======== DATASET ========

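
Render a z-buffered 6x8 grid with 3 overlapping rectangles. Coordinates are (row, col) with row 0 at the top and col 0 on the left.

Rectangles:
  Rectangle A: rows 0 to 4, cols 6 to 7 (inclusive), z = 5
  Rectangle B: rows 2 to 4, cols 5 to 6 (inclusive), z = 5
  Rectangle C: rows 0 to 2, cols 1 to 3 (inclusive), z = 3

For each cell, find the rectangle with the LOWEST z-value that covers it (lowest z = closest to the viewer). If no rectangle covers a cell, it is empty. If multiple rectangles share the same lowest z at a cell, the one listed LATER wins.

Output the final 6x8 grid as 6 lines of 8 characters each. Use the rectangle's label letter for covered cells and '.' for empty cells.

.CCC..AA
.CCC..AA
.CCC.BBA
.....BBA
.....BBA
........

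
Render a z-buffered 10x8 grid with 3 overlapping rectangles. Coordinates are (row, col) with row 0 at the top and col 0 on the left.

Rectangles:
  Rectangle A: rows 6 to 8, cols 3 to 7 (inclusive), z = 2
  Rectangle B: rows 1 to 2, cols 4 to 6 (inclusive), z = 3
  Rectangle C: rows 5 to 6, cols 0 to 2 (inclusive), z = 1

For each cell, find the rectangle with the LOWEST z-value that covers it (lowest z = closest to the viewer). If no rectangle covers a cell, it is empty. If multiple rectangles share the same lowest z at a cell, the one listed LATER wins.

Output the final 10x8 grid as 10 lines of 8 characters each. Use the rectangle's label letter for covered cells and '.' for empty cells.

........
....BBB.
....BBB.
........
........
CCC.....
CCCAAAAA
...AAAAA
...AAAAA
........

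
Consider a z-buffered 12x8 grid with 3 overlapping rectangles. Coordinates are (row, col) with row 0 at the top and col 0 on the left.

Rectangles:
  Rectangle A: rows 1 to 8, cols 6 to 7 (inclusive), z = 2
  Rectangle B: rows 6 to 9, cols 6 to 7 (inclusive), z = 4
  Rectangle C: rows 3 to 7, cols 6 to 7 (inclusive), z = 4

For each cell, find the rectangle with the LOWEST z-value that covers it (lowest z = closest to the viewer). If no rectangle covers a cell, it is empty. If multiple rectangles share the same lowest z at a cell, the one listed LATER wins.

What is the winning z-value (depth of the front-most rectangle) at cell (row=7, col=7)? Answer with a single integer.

Answer: 2

Derivation:
Check cell (7,7):
  A: rows 1-8 cols 6-7 z=2 -> covers; best now A (z=2)
  B: rows 6-9 cols 6-7 z=4 -> covers; best now A (z=2)
  C: rows 3-7 cols 6-7 z=4 -> covers; best now A (z=2)
Winner: A at z=2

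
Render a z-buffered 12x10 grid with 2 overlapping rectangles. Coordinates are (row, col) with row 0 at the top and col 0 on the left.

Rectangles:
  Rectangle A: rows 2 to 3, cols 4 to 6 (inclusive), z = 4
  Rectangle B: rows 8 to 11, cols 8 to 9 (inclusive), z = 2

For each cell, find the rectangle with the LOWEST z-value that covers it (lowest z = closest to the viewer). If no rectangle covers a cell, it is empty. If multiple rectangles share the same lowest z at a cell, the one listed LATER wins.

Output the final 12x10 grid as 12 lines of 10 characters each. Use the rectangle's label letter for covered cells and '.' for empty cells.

..........
..........
....AAA...
....AAA...
..........
..........
..........
..........
........BB
........BB
........BB
........BB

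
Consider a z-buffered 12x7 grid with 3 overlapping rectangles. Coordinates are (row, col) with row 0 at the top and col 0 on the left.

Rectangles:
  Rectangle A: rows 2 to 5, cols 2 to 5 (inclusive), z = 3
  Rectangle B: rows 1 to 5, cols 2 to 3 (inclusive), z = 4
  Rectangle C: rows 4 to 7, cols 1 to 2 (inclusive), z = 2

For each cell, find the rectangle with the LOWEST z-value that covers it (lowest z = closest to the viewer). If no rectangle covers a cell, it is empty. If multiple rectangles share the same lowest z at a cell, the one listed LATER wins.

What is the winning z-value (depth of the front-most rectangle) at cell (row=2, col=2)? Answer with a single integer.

Answer: 3

Derivation:
Check cell (2,2):
  A: rows 2-5 cols 2-5 z=3 -> covers; best now A (z=3)
  B: rows 1-5 cols 2-3 z=4 -> covers; best now A (z=3)
  C: rows 4-7 cols 1-2 -> outside (row miss)
Winner: A at z=3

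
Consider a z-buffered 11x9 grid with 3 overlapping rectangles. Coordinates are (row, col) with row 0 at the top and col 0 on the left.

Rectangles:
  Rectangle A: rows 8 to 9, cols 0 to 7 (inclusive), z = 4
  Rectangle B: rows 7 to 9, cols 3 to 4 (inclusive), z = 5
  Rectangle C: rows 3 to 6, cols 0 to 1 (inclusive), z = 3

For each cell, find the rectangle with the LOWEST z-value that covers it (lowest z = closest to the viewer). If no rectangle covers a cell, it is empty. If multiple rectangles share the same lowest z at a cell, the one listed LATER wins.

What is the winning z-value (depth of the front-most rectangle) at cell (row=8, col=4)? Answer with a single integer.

Answer: 4

Derivation:
Check cell (8,4):
  A: rows 8-9 cols 0-7 z=4 -> covers; best now A (z=4)
  B: rows 7-9 cols 3-4 z=5 -> covers; best now A (z=4)
  C: rows 3-6 cols 0-1 -> outside (row miss)
Winner: A at z=4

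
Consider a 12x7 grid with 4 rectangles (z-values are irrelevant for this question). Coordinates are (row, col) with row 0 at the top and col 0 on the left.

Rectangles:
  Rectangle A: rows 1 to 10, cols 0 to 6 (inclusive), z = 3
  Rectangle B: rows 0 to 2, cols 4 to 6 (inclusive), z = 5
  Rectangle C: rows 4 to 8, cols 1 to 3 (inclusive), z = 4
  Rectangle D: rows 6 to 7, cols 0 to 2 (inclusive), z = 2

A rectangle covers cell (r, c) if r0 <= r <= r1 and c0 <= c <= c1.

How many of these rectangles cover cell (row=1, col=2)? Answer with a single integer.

Check cell (1,2):
  A: rows 1-10 cols 0-6 -> covers
  B: rows 0-2 cols 4-6 -> outside (col miss)
  C: rows 4-8 cols 1-3 -> outside (row miss)
  D: rows 6-7 cols 0-2 -> outside (row miss)
Count covering = 1

Answer: 1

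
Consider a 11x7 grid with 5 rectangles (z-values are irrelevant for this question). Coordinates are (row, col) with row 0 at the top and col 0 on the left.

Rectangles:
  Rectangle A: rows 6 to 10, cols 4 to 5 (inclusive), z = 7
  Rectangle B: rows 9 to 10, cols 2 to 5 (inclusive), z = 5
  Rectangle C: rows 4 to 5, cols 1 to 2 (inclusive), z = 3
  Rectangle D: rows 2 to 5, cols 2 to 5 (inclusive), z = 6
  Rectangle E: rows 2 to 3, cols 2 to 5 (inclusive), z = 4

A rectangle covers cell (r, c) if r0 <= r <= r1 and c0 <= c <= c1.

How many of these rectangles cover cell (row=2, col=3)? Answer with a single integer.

Answer: 2

Derivation:
Check cell (2,3):
  A: rows 6-10 cols 4-5 -> outside (row miss)
  B: rows 9-10 cols 2-5 -> outside (row miss)
  C: rows 4-5 cols 1-2 -> outside (row miss)
  D: rows 2-5 cols 2-5 -> covers
  E: rows 2-3 cols 2-5 -> covers
Count covering = 2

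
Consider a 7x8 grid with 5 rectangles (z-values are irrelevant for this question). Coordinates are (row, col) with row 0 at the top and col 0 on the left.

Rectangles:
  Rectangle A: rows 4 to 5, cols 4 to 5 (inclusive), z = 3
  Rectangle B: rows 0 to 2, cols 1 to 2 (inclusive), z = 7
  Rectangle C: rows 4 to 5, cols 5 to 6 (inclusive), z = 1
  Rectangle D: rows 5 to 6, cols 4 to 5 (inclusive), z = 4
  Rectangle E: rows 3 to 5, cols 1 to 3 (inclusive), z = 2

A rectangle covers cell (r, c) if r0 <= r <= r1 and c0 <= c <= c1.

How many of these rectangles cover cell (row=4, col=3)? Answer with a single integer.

Answer: 1

Derivation:
Check cell (4,3):
  A: rows 4-5 cols 4-5 -> outside (col miss)
  B: rows 0-2 cols 1-2 -> outside (row miss)
  C: rows 4-5 cols 5-6 -> outside (col miss)
  D: rows 5-6 cols 4-5 -> outside (row miss)
  E: rows 3-5 cols 1-3 -> covers
Count covering = 1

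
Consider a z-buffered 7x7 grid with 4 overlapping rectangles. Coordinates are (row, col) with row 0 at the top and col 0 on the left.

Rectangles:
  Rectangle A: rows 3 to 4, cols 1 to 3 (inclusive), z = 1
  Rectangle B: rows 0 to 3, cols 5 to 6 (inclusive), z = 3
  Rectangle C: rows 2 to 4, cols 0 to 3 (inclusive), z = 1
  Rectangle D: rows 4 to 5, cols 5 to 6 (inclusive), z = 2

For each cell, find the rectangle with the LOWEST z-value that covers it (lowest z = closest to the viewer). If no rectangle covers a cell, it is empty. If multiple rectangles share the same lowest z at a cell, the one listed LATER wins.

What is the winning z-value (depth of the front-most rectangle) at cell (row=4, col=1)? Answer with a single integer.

Answer: 1

Derivation:
Check cell (4,1):
  A: rows 3-4 cols 1-3 z=1 -> covers; best now A (z=1)
  B: rows 0-3 cols 5-6 -> outside (row miss)
  C: rows 2-4 cols 0-3 z=1 -> covers; best now C (z=1)
  D: rows 4-5 cols 5-6 -> outside (col miss)
Winner: C at z=1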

========

* [ACTIVITY] Taking the records as a whole, report how many of their lines include the word "question". Nothing but the number is wanted.

* [TASK OUTPUT] 3